_EXERCISE REQUIREMENTS_
Restate every record exactly, with nothing skipped.
+---+
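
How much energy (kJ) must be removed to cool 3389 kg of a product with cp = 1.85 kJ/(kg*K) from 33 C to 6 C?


dT = 33 - (6) = 27 K
Q = m * cp * dT = 3389 * 1.85 * 27
Q = 169281 kJ

169281


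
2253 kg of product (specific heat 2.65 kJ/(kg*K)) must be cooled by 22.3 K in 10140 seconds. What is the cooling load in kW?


Q = m * cp * dT / t
Q = 2253 * 2.65 * 22.3 / 10140
Q = 13.13 kW

13.13


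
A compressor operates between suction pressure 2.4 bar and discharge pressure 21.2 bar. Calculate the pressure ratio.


PR = P_high / P_low
PR = 21.2 / 2.4
PR = 8.833

8.833


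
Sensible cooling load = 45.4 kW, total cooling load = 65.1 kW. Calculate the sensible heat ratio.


SHR = Q_sensible / Q_total
SHR = 45.4 / 65.1
SHR = 0.697

0.697


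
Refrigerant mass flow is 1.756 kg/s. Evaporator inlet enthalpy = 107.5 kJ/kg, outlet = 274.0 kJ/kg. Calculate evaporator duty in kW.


dh = 274.0 - 107.5 = 166.5 kJ/kg
Q_evap = m_dot * dh = 1.756 * 166.5
Q_evap = 292.37 kW

292.37


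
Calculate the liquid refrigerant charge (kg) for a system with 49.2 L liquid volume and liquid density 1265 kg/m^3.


Charge = V * rho / 1000
Charge = 49.2 * 1265 / 1000
Charge = 62.24 kg

62.24


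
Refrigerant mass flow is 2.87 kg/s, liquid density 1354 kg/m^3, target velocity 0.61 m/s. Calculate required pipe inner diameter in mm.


A = m_dot / (rho * v) = 2.87 / (1354 * 0.61) = 0.00347482868 m^2
d = sqrt(4*A/pi) * 1000
d = 66.5 mm

66.5


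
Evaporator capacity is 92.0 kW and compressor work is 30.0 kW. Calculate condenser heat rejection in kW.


Q_cond = Q_evap + W
Q_cond = 92.0 + 30.0
Q_cond = 122.0 kW

122.0


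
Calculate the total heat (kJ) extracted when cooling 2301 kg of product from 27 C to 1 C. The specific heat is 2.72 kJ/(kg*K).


dT = 27 - (1) = 26 K
Q = m * cp * dT = 2301 * 2.72 * 26
Q = 162727 kJ

162727


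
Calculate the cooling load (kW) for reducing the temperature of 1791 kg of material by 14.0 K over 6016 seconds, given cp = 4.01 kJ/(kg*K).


Q = m * cp * dT / t
Q = 1791 * 4.01 * 14.0 / 6016
Q = 16.713 kW

16.713


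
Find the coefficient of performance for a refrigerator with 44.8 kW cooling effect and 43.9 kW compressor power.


COP = Q_evap / W
COP = 44.8 / 43.9
COP = 1.021

1.021


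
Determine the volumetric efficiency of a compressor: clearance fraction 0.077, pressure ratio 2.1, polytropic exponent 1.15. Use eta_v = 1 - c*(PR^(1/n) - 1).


PR^(1/n) = 2.1^(1/1.15) = 1.90629756
eta_v = 1 - 0.077 * (1.90629756 - 1)
eta_v = 0.9302

0.9302


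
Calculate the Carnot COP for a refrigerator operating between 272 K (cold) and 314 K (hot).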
+---+
_ANSWER SECTION_
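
How much energy (kJ) must be removed to cool 3389 kg of a product with cp = 1.85 kJ/(kg*K) from 33 C to 6 C?


dT = 33 - (6) = 27 K
Q = m * cp * dT = 3389 * 1.85 * 27
Q = 169281 kJ

169281


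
2253 kg of product (specific heat 2.65 kJ/(kg*K)) must be cooled by 22.3 K in 10140 seconds. What is the cooling load in kW?


Q = m * cp * dT / t
Q = 2253 * 2.65 * 22.3 / 10140
Q = 13.13 kW

13.13


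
A compressor operates between suction pressure 2.4 bar and discharge pressure 21.2 bar. Calculate the pressure ratio.


PR = P_high / P_low
PR = 21.2 / 2.4
PR = 8.833

8.833


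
Sensible cooling load = 45.4 kW, total cooling load = 65.1 kW. Calculate the sensible heat ratio.


SHR = Q_sensible / Q_total
SHR = 45.4 / 65.1
SHR = 0.697

0.697


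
Refrigerant mass flow is 1.756 kg/s. Evaporator inlet enthalpy = 107.5 kJ/kg, outlet = 274.0 kJ/kg. Calculate evaporator duty in kW.


dh = 274.0 - 107.5 = 166.5 kJ/kg
Q_evap = m_dot * dh = 1.756 * 166.5
Q_evap = 292.37 kW

292.37


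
Calculate the liquid refrigerant charge (kg) for a system with 49.2 L liquid volume and liquid density 1265 kg/m^3.


Charge = V * rho / 1000
Charge = 49.2 * 1265 / 1000
Charge = 62.24 kg

62.24


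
Refrigerant mass flow is 2.87 kg/s, liquid density 1354 kg/m^3, target velocity 0.61 m/s. Calculate required pipe inner diameter in mm.


A = m_dot / (rho * v) = 2.87 / (1354 * 0.61) = 0.00347482868 m^2
d = sqrt(4*A/pi) * 1000
d = 66.5 mm

66.5


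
Evaporator capacity is 92.0 kW and compressor work is 30.0 kW. Calculate condenser heat rejection in kW.


Q_cond = Q_evap + W
Q_cond = 92.0 + 30.0
Q_cond = 122.0 kW

122.0


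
Calculate the total heat (kJ) extracted when cooling 2301 kg of product from 27 C to 1 C. The specific heat is 2.72 kJ/(kg*K).


dT = 27 - (1) = 26 K
Q = m * cp * dT = 2301 * 2.72 * 26
Q = 162727 kJ

162727


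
Calculate the cooling load (kW) for reducing the temperature of 1791 kg of material by 14.0 K over 6016 seconds, given cp = 4.01 kJ/(kg*K).


Q = m * cp * dT / t
Q = 1791 * 4.01 * 14.0 / 6016
Q = 16.713 kW

16.713


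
Find the coefficient of performance for a refrigerator with 44.8 kW cooling effect and 43.9 kW compressor power.


COP = Q_evap / W
COP = 44.8 / 43.9
COP = 1.021

1.021


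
Determine the volumetric efficiency of a compressor: clearance fraction 0.077, pressure ratio 2.1, polytropic exponent 1.15. Use eta_v = 1 - c*(PR^(1/n) - 1).


PR^(1/n) = 2.1^(1/1.15) = 1.90629756
eta_v = 1 - 0.077 * (1.90629756 - 1)
eta_v = 0.9302

0.9302


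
Calculate the Carnot COP for a refrigerator operating between 272 K (cold) and 314 K (hot).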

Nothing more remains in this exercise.